═══ Records supplied

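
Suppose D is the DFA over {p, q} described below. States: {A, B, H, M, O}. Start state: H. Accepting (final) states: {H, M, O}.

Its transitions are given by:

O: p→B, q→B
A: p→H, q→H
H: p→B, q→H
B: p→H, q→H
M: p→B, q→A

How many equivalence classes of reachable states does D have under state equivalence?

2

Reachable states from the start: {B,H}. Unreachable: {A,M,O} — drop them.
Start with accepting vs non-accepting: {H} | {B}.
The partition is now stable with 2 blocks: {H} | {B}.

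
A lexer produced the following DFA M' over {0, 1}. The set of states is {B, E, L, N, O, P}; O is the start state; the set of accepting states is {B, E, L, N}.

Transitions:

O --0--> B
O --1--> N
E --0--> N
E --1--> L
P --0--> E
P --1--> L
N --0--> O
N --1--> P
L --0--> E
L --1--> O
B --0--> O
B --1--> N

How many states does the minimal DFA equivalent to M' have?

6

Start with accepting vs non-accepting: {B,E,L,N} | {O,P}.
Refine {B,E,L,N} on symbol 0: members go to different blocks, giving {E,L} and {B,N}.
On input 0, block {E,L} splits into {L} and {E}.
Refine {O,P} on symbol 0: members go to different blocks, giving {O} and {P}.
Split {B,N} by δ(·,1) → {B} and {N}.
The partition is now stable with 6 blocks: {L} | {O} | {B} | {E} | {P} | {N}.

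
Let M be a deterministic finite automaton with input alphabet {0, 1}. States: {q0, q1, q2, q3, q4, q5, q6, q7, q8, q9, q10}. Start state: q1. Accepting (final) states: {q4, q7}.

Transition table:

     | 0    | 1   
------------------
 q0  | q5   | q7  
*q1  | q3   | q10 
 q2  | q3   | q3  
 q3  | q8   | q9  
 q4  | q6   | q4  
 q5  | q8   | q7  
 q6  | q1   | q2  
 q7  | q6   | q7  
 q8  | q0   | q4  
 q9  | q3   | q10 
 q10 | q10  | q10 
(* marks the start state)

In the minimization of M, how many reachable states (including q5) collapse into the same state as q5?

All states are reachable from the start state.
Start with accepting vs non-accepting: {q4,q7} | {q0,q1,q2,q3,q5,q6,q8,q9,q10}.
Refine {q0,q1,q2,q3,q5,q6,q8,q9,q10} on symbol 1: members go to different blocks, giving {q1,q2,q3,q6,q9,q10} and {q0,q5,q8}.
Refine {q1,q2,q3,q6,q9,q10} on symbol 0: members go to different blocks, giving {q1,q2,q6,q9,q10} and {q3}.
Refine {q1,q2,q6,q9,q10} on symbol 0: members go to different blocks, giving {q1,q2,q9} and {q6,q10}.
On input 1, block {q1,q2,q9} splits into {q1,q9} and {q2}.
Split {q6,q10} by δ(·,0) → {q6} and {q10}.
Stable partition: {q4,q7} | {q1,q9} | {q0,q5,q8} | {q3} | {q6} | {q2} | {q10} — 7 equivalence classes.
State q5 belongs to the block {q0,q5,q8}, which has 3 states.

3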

══════

Problem to solve.
Could you retype all of the records above exactly as they appear?

Expected output.
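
Suppose D is the DFA over {p, q} described below. States: {A, B, H, M, O}. Start state: H. Accepting (final) states: {H, M, O}.

Its transitions are given by:

O: p→B, q→B
A: p→H, q→H
H: p→B, q→H
B: p→H, q→H
M: p→B, q→A

How many equivalence classes of reachable states does D have under state equivalence?

2

Reachable states from the start: {B,H}. Unreachable: {A,M,O} — drop them.
Start with accepting vs non-accepting: {H} | {B}.
The partition is now stable with 2 blocks: {H} | {B}.

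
A lexer produced the following DFA M' over {0, 1}. The set of states is {B, E, L, N, O, P}; O is the start state; the set of accepting states is {B, E, L, N}.

Transitions:

O --0--> B
O --1--> N
E --0--> N
E --1--> L
P --0--> E
P --1--> L
N --0--> O
N --1--> P
L --0--> E
L --1--> O
B --0--> O
B --1--> N

How many states does the minimal DFA equivalent to M' have?

6

Start with accepting vs non-accepting: {B,E,L,N} | {O,P}.
Refine {B,E,L,N} on symbol 0: members go to different blocks, giving {E,L} and {B,N}.
On input 0, block {E,L} splits into {L} and {E}.
Refine {O,P} on symbol 0: members go to different blocks, giving {O} and {P}.
Split {B,N} by δ(·,1) → {B} and {N}.
The partition is now stable with 6 blocks: {L} | {O} | {B} | {E} | {P} | {N}.

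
Let M be a deterministic finite automaton with input alphabet {0, 1}. States: {q0, q1, q2, q3, q4, q5, q6, q7, q8, q9, q10}. Start state: q1. Accepting (final) states: {q4, q7}.

Transition table:

     | 0    | 1   
------------------
 q0  | q5   | q7  
*q1  | q3   | q10 
 q2  | q3   | q3  
 q3  | q8   | q9  
 q4  | q6   | q4  
 q5  | q8   | q7  
 q6  | q1   | q2  
 q7  | q6   | q7  
 q8  | q0   | q4  
 q9  | q3   | q10 
 q10 | q10  | q10 
(* marks the start state)

In the minimization of M, how many reachable states (including q5) collapse into the same state as q5?

All states are reachable from the start state.
Start with accepting vs non-accepting: {q4,q7} | {q0,q1,q2,q3,q5,q6,q8,q9,q10}.
Refine {q0,q1,q2,q3,q5,q6,q8,q9,q10} on symbol 1: members go to different blocks, giving {q1,q2,q3,q6,q9,q10} and {q0,q5,q8}.
Refine {q1,q2,q3,q6,q9,q10} on symbol 0: members go to different blocks, giving {q1,q2,q6,q9,q10} and {q3}.
Refine {q1,q2,q6,q9,q10} on symbol 0: members go to different blocks, giving {q1,q2,q9} and {q6,q10}.
On input 1, block {q1,q2,q9} splits into {q1,q9} and {q2}.
Split {q6,q10} by δ(·,0) → {q6} and {q10}.
Stable partition: {q4,q7} | {q1,q9} | {q0,q5,q8} | {q3} | {q6} | {q2} | {q10} — 7 equivalence classes.
State q5 belongs to the block {q0,q5,q8}, which has 3 states.

3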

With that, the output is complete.